DATASET ENTRIES
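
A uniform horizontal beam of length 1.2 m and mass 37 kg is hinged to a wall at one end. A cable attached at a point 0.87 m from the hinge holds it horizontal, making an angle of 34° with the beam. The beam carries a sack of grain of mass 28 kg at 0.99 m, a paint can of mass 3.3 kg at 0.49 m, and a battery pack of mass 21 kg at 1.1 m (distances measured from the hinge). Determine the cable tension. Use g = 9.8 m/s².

T ≈ 1500 N

Taking torques about the hinge:
Beam weight: 37 × 9.8 = 362.6 N down at 0.6 m → arm 0.6 m, τ = 362.6 × 0.6 = 217.6 N·m clockwise.
Sack of grain: 28 × 9.8 = 274.4 N down at 0.99 m → arm 0.99 m, τ = 274.4 × 0.99 = 271.7 N·m clockwise.
Paint can: 3.3 × 9.8 = 32.34 N down at 0.49 m → arm 0.49 m, τ = 32.34 × 0.49 = 15.85 N·m clockwise.
Battery pack: 21 × 9.8 = 205.8 N down at 1.1 m → arm 1.1 m, τ = 205.8 × 1.1 = 226.4 N·m clockwise.
Total clockwise load moment = 731.5 N·m.
The cable tension T acts at 0.87 m; only its component perpendicular to the beam, T sinθ, produces torque. sin 34° = 0.5592.
Setting net torque to zero: T × 0.87 × 0.5592 = 731.5 → T = 731.5 / 0.4865 = 1500 N.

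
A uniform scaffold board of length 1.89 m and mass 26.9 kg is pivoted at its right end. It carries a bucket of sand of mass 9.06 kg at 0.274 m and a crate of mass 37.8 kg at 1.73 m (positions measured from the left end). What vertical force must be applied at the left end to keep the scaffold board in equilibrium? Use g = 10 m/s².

Take moments about the right end.
Beam weight: 26.9 × 10 = 269 N down at 0.945 m → arm 0.945 m, τ = 269 × 0.945 = 254.2 N·m counterclockwise.
Bucket of sand: 9.06 × 10 = 90.6 N down at 0.274 m → arm 1.616 m, τ = 90.6 × 1.616 = 146.4 N·m counterclockwise.
Crate: 37.8 × 10 = 378 N down at 1.73 m → arm 0.16 m, τ = 378 × 0.16 = 60.48 N·m counterclockwise.
Net moment of the loads = 461.1 N·m counterclockwise.
The upward force F acts at the left end, arm 1.89 m, giving F × 1.89 clockwise.
Στ = 0 ⇒ F × 1.89 = 461.1 ⇒ F = 461.1 / 1.89 = 244 N.

F ≈ 244 N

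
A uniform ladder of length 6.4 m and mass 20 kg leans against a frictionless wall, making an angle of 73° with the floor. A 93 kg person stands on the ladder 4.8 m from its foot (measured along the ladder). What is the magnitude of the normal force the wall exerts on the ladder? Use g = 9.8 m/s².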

DESCRIPTION OF THE TASK
Return the whole of the data, character for character.

EXPECTED ANSWER
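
A uniform horizontal beam of length 1.2 m and mass 37 kg is hinged to a wall at one end. A cable attached at a point 0.87 m from the hinge holds it horizontal, making an angle of 34° with the beam. The beam carries a sack of grain of mass 28 kg at 0.99 m, a paint can of mass 3.3 kg at 0.49 m, and a battery pack of mass 21 kg at 1.1 m (distances measured from the hinge). Determine the cable tension. Use g = 9.8 m/s².

T ≈ 1500 N

Taking torques about the hinge:
Beam weight: 37 × 9.8 = 362.6 N down at 0.6 m → arm 0.6 m, τ = 362.6 × 0.6 = 217.6 N·m clockwise.
Sack of grain: 28 × 9.8 = 274.4 N down at 0.99 m → arm 0.99 m, τ = 274.4 × 0.99 = 271.7 N·m clockwise.
Paint can: 3.3 × 9.8 = 32.34 N down at 0.49 m → arm 0.49 m, τ = 32.34 × 0.49 = 15.85 N·m clockwise.
Battery pack: 21 × 9.8 = 205.8 N down at 1.1 m → arm 1.1 m, τ = 205.8 × 1.1 = 226.4 N·m clockwise.
Total clockwise load moment = 731.5 N·m.
The cable tension T acts at 0.87 m; only its component perpendicular to the beam, T sinθ, produces torque. sin 34° = 0.5592.
Setting net torque to zero: T × 0.87 × 0.5592 = 731.5 → T = 731.5 / 0.4865 = 1500 N.

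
A uniform scaffold board of length 1.89 m and mass 26.9 kg is pivoted at its right end. It carries a bucket of sand of mass 9.06 kg at 0.274 m and a crate of mass 37.8 kg at 1.73 m (positions measured from the left end). What vertical force must be applied at the left end to keep the scaffold board in equilibrium? Use g = 10 m/s².

Take moments about the right end.
Beam weight: 26.9 × 10 = 269 N down at 0.945 m → arm 0.945 m, τ = 269 × 0.945 = 254.2 N·m counterclockwise.
Bucket of sand: 9.06 × 10 = 90.6 N down at 0.274 m → arm 1.616 m, τ = 90.6 × 1.616 = 146.4 N·m counterclockwise.
Crate: 37.8 × 10 = 378 N down at 1.73 m → arm 0.16 m, τ = 378 × 0.16 = 60.48 N·m counterclockwise.
Net moment of the loads = 461.1 N·m counterclockwise.
The upward force F acts at the left end, arm 1.89 m, giving F × 1.89 clockwise.
Στ = 0 ⇒ F × 1.89 = 461.1 ⇒ F = 461.1 / 1.89 = 244 N.

F ≈ 244 N

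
A uniform ladder of length 6.4 m and mass 20 kg leans against a frictionless wall, making an angle of 73° with the floor. A 93 kg person stands on the ladder 4.8 m from its foot (measured along the ladder). What is the magnitude of the normal force the wall exerts on the ladder? Use g = 9.8 m/s².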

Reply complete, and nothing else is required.